EXERCISE AIM
In the records below, find the line with "SRTF (preemptive shortest-job-first)" and the line with "All times are in ticks."; return exactly those lines and every line between them.

DATA
====================

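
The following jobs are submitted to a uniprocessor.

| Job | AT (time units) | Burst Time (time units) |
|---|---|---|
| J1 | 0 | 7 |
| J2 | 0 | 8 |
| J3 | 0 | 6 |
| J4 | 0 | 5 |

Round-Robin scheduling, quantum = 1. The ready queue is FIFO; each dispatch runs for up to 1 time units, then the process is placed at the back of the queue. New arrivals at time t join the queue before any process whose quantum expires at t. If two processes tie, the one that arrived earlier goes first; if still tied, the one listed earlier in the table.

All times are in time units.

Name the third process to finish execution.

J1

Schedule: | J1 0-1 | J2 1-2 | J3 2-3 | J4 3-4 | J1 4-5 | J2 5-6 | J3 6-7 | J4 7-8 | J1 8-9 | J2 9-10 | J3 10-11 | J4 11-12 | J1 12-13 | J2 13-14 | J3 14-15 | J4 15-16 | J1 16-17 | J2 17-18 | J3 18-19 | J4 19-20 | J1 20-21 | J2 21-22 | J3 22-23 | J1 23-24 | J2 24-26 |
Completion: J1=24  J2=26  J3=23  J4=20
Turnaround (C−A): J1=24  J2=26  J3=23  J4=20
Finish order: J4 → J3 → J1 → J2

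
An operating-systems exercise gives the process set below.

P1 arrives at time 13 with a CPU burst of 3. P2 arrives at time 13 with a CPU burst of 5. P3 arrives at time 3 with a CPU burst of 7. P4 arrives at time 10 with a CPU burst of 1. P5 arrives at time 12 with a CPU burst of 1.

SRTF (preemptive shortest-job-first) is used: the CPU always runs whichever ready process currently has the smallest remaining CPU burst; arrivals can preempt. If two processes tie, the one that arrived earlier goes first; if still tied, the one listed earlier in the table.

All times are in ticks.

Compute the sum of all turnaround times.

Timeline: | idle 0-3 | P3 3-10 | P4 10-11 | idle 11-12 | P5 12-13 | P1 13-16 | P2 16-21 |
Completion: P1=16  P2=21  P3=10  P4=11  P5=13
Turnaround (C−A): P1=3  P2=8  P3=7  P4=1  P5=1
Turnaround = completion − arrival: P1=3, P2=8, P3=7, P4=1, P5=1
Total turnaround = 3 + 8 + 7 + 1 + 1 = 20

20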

====================

WRITTEN SOLUTION
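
SRTF (preemptive shortest-job-first) is used: the CPU always runs whichever ready process currently has the smallest remaining CPU burst; arrivals can preempt. If two processes tie, the one that arrived earlier goes first; if still tied, the one listed earlier in the table.

All times are in ticks.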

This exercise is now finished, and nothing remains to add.